> [SOURCE MATERIAL]
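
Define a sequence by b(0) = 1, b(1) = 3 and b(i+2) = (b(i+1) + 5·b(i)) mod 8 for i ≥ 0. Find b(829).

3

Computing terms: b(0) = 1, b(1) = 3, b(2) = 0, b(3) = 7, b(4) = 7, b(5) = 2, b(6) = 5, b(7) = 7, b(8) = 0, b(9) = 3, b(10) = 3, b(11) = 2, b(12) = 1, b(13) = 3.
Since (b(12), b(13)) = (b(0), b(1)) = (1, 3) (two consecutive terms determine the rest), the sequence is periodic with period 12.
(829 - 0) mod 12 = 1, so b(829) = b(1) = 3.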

* * *

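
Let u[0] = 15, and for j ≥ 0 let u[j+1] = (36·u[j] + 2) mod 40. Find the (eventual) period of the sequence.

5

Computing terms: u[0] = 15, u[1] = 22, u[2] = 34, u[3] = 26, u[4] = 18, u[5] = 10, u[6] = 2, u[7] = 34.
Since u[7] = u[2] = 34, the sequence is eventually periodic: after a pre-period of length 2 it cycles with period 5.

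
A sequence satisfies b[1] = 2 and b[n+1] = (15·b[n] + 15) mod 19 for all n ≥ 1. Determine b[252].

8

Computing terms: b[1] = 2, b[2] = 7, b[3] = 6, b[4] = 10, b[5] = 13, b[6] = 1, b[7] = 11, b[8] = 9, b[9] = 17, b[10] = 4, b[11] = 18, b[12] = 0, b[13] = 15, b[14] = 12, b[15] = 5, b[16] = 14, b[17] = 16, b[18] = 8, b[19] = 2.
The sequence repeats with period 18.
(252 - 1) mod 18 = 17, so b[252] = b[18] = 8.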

---

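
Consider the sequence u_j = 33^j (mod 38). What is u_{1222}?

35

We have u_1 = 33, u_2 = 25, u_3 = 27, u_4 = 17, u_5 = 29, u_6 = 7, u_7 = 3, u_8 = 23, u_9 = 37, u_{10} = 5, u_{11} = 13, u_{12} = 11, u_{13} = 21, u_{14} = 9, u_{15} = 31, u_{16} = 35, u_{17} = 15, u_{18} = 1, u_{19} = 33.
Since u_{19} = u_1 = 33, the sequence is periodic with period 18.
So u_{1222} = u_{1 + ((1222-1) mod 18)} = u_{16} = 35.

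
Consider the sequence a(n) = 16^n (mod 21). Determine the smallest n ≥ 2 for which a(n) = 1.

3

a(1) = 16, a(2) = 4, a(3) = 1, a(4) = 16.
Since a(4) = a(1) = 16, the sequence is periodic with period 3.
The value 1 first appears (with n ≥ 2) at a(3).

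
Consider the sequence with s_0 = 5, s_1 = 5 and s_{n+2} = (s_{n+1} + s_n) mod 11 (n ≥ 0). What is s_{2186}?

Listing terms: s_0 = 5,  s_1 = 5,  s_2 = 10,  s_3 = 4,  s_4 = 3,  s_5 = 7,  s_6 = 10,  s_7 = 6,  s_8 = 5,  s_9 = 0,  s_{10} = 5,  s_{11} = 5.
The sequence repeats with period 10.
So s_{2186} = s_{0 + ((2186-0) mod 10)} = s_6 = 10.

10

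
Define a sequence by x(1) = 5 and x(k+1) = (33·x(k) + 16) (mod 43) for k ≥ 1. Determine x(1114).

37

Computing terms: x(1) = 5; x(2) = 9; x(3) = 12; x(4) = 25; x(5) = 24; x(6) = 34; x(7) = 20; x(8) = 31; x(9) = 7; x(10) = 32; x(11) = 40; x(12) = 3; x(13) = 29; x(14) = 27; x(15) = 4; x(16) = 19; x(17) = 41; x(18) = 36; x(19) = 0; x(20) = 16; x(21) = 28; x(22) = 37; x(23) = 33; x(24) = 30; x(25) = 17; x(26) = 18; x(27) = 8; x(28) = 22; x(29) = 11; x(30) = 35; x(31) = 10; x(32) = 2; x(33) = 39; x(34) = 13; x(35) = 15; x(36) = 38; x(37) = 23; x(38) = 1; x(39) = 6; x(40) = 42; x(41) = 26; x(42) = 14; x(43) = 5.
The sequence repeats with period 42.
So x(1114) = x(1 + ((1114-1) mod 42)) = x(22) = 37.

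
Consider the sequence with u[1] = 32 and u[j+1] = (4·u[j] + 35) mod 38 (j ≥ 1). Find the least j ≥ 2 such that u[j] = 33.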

> [AIM OF THE EXERCISE]
Here the job is to set down exactly the lines of the material above that fall between the one with "Consider the sequence with s_0" and the one with "Consider the sequence with u[1]", inclusive, and nothing beyond them.

> [RESULT BELOW]
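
Consider the sequence with s_0 = 5, s_1 = 5 and s_{n+2} = (s_{n+1} + s_n) mod 11 (n ≥ 0). What is s_{2186}?

Listing terms: s_0 = 5,  s_1 = 5,  s_2 = 10,  s_3 = 4,  s_4 = 3,  s_5 = 7,  s_6 = 10,  s_7 = 6,  s_8 = 5,  s_9 = 0,  s_{10} = 5,  s_{11} = 5.
The sequence repeats with period 10.
So s_{2186} = s_{0 + ((2186-0) mod 10)} = s_6 = 10.

10

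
Define a sequence by x(1) = 5 and x(k+1) = (33·x(k) + 16) (mod 43) for k ≥ 1. Determine x(1114).

37

Computing terms: x(1) = 5; x(2) = 9; x(3) = 12; x(4) = 25; x(5) = 24; x(6) = 34; x(7) = 20; x(8) = 31; x(9) = 7; x(10) = 32; x(11) = 40; x(12) = 3; x(13) = 29; x(14) = 27; x(15) = 4; x(16) = 19; x(17) = 41; x(18) = 36; x(19) = 0; x(20) = 16; x(21) = 28; x(22) = 37; x(23) = 33; x(24) = 30; x(25) = 17; x(26) = 18; x(27) = 8; x(28) = 22; x(29) = 11; x(30) = 35; x(31) = 10; x(32) = 2; x(33) = 39; x(34) = 13; x(35) = 15; x(36) = 38; x(37) = 23; x(38) = 1; x(39) = 6; x(40) = 42; x(41) = 26; x(42) = 14; x(43) = 5.
The sequence repeats with period 42.
So x(1114) = x(1 + ((1114-1) mod 42)) = x(22) = 37.

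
Consider the sequence with u[1] = 32 and u[j+1] = (4·u[j] + 35) mod 38 (j ≥ 1). Find the least j ≥ 2 such that u[j] = 33.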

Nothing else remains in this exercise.